- [The input]:
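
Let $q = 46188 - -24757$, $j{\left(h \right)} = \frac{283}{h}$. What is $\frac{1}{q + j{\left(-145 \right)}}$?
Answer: $\frac{145}{10286742} \approx 1.4096 \cdot 10^{-5}$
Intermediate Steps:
$q = 70945$ ($q = 46188 + 24757 = 70945$)
$\frac{1}{q + j{\left(-145 \right)}} = \frac{1}{70945 + \frac{283}{-145}} = \frac{1}{70945 + 283 \left(- \frac{1}{145}\right)} = \frac{1}{70945 - \frac{283}{145}} = \frac{1}{\frac{10286742}{145}} = \frac{145}{10286742}$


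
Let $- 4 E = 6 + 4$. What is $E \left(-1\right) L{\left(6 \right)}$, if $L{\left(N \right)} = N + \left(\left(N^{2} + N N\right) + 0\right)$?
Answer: $195$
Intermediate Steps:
$E = - \frac{5}{2}$ ($E = - \frac{6 + 4}{4} = \left(- \frac{1}{4}\right) 10 = - \frac{5}{2} \approx -2.5$)
$L{\left(N \right)} = N + 2 N^{2}$ ($L{\left(N \right)} = N + \left(\left(N^{2} + N^{2}\right) + 0\right) = N + \left(2 N^{2} + 0\right) = N + 2 N^{2}$)
$E \left(-1\right) L{\left(6 \right)} = \left(- \frac{5}{2}\right) \left(-1\right) 6 \left(1 + 2 \cdot 6\right) = \frac{5 \cdot 6 \left(1 + 12\right)}{2} = \frac{5 \cdot 6 \cdot 13}{2} = \frac{5}{2} \cdot 78 = 195$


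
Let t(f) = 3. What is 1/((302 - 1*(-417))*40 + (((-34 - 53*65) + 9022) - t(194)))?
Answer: 1/34300 ≈ 2.9155e-5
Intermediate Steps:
1/((302 - 1*(-417))*40 + (((-34 - 53*65) + 9022) - t(194))) = 1/((302 - 1*(-417))*40 + (((-34 - 53*65) + 9022) - 1*3)) = 1/((302 + 417)*40 + (((-34 - 3445) + 9022) - 3)) = 1/(719*40 + ((-3479 + 9022) - 3)) = 1/(28760 + (5543 - 3)) = 1/(28760 + 5540) = 1/34300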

- [Work instructions]:
From the listing above, extract every line exactly as it stands.

- [Your response]:
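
Let $q = 46188 - -24757$, $j{\left(h \right)} = \frac{283}{h}$. What is $\frac{1}{q + j{\left(-145 \right)}}$?
Answer: $\frac{145}{10286742} \approx 1.4096 \cdot 10^{-5}$
Intermediate Steps:
$q = 70945$ ($q = 46188 + 24757 = 70945$)
$\frac{1}{q + j{\left(-145 \right)}} = \frac{1}{70945 + \frac{283}{-145}} = \frac{1}{70945 + 283 \left(- \frac{1}{145}\right)} = \frac{1}{70945 - \frac{283}{145}} = \frac{1}{\frac{10286742}{145}} = \frac{145}{10286742}$


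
Let $- 4 E = 6 + 4$. What is $E \left(-1\right) L{\left(6 \right)}$, if $L{\left(N \right)} = N + \left(\left(N^{2} + N N\right) + 0\right)$?
Answer: $195$
Intermediate Steps:
$E = - \frac{5}{2}$ ($E = - \frac{6 + 4}{4} = \left(- \frac{1}{4}\right) 10 = - \frac{5}{2} \approx -2.5$)
$L{\left(N \right)} = N + 2 N^{2}$ ($L{\left(N \right)} = N + \left(\left(N^{2} + N^{2}\right) + 0\right) = N + \left(2 N^{2} + 0\right) = N + 2 N^{2}$)
$E \left(-1\right) L{\left(6 \right)} = \left(- \frac{5}{2}\right) \left(-1\right) 6 \left(1 + 2 \cdot 6\right) = \frac{5 \cdot 6 \left(1 + 12\right)}{2} = \frac{5 \cdot 6 \cdot 13}{2} = \frac{5}{2} \cdot 78 = 195$


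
Let t(f) = 3. What is 1/((302 - 1*(-417))*40 + (((-34 - 53*65) + 9022) - t(194)))?
Answer: 1/34300 ≈ 2.9155e-5
Intermediate Steps:
1/((302 - 1*(-417))*40 + (((-34 - 53*65) + 9022) - t(194))) = 1/((302 - 1*(-417))*40 + (((-34 - 53*65) + 9022) - 1*3)) = 1/((302 + 417)*40 + (((-34 - 3445) + 9022) - 3)) = 1/(719*40 + ((-3479 + 9022) - 3)) = 1/(28760 + (5543 - 3)) = 1/(28760 + 5540) = 1/34300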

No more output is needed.